ABOUT THIS EXERCISE –
The complete set of records should be given again verbatim.

*** Block opens ***

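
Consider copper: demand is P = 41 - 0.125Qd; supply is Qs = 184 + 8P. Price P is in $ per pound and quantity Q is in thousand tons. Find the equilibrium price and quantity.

P* = 9, Q* = 256

Inverting to quantity form: Qd = 328 - 8P.
At equilibrium Qd = Qs, so 328 - 8P = 184 + 8P; collecting terms, 144 = 16P and P* = 9.
Then Q* = 328 - 8(9) = 256.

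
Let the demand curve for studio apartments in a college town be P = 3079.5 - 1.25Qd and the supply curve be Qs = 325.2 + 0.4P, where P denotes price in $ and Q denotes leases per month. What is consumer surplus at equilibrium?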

*** Block closes ***

THE ANSWER –
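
Consider copper: demand is P = 41 - 0.125Qd; supply is Qs = 184 + 8P. Price P is in $ per pound and quantity Q is in thousand tons. Find the equilibrium price and quantity.

P* = 9, Q* = 256

Inverting to quantity form: Qd = 328 - 8P.
At equilibrium Qd = Qs, so 328 - 8P = 184 + 8P; collecting terms, 144 = 16P and P* = 9.
Then Q* = 328 - 8(9) = 256.

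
Let the demand curve for studio apartments in a college town be P = 3079.5 - 1.25Qd and the supply curve be Qs = 325.2 + 0.4P, where P denotes price in $ and Q denotes leases per month. What is consumer surplus at equilibrium?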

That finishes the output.